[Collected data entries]
>>

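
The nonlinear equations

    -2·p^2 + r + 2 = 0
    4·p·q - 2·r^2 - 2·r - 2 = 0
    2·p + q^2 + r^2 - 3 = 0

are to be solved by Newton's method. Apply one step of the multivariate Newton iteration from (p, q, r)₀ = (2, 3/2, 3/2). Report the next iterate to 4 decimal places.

(1.3390, 0.8953, 0.7120)

At (2, 3/2, 3/2): F = (-4.5000, 2.5000, 5.5000).
Jacobian J = [[-4·p, 0, 1], [4·q, 4·p, -4·r - 2], [2, 2·q, 2·r]].
At the point, J = [[-8.0000, 0.0000, 1.0000], [6.0000, 8.0000, -8.0000], [2.0000, 3.0000, 3.0000]] (det J = -382.0000).
Solving J·Δ = −F gives Δ = (-0.6610, -0.6047, -0.7880).
Then the next iterate is (p, q, r)₁ = (1.3390, 0.8953, 0.7120).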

<<

[EXERCISE DIRECTIONS] Would you restate each of the entries word for word?

[WRITTEN SOLUTION]
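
The nonlinear equations

    -2·p^2 + r + 2 = 0
    4·p·q - 2·r^2 - 2·r - 2 = 0
    2·p + q^2 + r^2 - 3 = 0

are to be solved by Newton's method. Apply one step of the multivariate Newton iteration from (p, q, r)₀ = (2, 3/2, 3/2). Report the next iterate to 4 decimal places.

(1.3390, 0.8953, 0.7120)

At (2, 3/2, 3/2): F = (-4.5000, 2.5000, 5.5000).
Jacobian J = [[-4·p, 0, 1], [4·q, 4·p, -4·r - 2], [2, 2·q, 2·r]].
At the point, J = [[-8.0000, 0.0000, 1.0000], [6.0000, 8.0000, -8.0000], [2.0000, 3.0000, 3.0000]] (det J = -382.0000).
Solving J·Δ = −F gives Δ = (-0.6610, -0.6047, -0.7880).
Then the next iterate is (p, q, r)₁ = (1.3390, 0.8953, 0.7120).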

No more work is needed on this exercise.